Work item = Pull out every line with the word "localization" from the entries below.

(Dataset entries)
--- START ---

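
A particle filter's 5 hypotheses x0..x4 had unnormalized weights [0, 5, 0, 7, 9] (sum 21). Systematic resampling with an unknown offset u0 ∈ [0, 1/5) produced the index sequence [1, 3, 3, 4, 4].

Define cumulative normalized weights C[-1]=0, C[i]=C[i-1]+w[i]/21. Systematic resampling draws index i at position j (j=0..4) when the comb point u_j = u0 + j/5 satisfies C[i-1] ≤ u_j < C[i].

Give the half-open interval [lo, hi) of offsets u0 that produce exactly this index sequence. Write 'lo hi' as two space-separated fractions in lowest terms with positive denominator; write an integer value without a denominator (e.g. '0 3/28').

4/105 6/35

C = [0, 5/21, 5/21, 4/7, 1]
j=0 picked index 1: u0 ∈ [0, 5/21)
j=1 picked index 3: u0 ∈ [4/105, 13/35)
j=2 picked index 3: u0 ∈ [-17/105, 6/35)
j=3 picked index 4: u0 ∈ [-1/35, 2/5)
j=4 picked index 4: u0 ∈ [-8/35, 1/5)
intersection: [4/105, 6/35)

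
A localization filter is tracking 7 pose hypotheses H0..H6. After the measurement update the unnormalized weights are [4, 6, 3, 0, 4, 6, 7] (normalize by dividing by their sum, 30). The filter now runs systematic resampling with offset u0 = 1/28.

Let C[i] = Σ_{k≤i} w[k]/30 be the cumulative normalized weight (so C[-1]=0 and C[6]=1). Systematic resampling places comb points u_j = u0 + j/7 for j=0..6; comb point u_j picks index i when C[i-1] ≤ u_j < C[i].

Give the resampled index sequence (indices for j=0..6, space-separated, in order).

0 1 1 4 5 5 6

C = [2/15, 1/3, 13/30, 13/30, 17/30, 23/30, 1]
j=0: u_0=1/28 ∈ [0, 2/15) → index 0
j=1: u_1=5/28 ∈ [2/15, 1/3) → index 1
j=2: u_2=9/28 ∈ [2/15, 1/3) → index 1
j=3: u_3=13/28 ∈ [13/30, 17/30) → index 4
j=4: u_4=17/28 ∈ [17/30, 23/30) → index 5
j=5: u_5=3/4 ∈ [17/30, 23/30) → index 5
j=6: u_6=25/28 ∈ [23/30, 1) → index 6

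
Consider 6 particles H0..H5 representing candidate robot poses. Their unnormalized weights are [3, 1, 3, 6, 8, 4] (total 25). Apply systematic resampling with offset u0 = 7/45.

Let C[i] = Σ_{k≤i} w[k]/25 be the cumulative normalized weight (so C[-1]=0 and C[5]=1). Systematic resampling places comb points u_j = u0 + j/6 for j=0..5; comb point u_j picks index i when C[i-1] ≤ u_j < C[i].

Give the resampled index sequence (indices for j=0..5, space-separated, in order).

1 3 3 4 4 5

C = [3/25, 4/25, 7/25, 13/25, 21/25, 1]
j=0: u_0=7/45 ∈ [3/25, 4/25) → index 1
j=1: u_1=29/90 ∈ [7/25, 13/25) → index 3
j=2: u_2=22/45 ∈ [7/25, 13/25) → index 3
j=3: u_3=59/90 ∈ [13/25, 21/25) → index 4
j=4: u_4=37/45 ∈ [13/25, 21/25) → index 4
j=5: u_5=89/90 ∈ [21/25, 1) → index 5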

--- END ---
--- START ---

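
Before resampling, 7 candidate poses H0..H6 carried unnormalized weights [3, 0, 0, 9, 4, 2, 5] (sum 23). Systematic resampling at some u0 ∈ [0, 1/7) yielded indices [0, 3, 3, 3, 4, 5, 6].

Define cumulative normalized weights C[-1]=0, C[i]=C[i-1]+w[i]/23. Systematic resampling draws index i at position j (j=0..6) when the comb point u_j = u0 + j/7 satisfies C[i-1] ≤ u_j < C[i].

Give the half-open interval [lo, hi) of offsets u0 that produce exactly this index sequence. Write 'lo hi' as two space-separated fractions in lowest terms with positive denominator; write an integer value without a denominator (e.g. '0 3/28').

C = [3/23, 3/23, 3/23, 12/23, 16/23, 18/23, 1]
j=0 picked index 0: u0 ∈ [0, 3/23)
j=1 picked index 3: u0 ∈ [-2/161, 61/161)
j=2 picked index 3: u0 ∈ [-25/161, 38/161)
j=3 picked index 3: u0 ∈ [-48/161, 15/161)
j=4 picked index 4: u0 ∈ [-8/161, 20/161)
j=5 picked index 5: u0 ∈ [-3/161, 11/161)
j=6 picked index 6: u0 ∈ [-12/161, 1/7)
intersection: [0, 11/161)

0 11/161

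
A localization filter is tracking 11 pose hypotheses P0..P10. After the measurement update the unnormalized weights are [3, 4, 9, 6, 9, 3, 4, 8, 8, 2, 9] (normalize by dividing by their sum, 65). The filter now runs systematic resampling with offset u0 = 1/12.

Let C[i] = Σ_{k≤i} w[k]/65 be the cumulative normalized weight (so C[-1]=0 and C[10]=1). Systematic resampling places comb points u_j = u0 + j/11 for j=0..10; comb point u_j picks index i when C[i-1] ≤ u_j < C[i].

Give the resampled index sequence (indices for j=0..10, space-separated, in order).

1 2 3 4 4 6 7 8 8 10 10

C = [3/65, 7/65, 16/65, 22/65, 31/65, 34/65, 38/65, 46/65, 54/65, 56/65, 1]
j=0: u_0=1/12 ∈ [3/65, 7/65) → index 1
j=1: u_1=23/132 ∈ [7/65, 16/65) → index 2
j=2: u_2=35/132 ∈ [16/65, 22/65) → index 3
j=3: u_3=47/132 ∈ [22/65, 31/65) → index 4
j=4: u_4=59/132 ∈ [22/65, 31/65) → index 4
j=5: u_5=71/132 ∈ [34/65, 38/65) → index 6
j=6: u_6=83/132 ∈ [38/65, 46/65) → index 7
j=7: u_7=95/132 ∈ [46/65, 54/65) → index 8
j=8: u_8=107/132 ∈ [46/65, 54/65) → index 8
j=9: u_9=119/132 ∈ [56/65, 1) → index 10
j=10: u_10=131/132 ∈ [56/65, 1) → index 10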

--- END ---
--- START ---

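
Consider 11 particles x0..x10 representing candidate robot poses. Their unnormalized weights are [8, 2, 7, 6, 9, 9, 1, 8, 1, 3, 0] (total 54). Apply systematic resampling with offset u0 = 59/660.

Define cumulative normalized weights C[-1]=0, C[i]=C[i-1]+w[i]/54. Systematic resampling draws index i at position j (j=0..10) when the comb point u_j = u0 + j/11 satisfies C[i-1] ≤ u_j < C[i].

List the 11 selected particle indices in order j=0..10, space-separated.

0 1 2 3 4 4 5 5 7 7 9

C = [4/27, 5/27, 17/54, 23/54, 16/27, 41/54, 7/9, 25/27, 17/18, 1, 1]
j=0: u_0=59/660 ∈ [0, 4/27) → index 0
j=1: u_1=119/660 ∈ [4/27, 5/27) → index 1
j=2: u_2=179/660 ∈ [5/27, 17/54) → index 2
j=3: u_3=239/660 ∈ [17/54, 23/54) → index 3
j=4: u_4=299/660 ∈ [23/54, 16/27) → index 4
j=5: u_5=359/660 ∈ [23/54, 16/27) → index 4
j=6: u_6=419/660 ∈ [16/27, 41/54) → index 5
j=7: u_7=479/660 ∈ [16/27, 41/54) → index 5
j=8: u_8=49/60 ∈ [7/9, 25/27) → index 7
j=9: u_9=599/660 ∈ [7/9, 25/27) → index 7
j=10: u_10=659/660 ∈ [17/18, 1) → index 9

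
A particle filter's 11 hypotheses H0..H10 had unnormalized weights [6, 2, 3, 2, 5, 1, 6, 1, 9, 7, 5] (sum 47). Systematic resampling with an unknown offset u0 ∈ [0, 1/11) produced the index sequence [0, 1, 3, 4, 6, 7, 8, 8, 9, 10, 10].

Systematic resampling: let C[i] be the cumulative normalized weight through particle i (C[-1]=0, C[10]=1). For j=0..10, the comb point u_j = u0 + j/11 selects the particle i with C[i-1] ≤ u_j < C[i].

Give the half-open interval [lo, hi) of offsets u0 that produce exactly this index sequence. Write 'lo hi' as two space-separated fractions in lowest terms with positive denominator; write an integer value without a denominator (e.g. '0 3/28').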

--- END ---

Solution =
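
A localization filter is tracking 7 pose hypotheses H0..H6. After the measurement update the unnormalized weights are [4, 6, 3, 0, 4, 6, 7] (normalize by dividing by their sum, 30). The filter now runs systematic resampling with offset u0 = 1/28.
A localization filter is tracking 11 pose hypotheses P0..P10. After the measurement update the unnormalized weights are [3, 4, 9, 6, 9, 3, 4, 8, 8, 2, 9] (normalize by dividing by their sum, 65). The filter now runs systematic resampling with offset u0 = 1/12.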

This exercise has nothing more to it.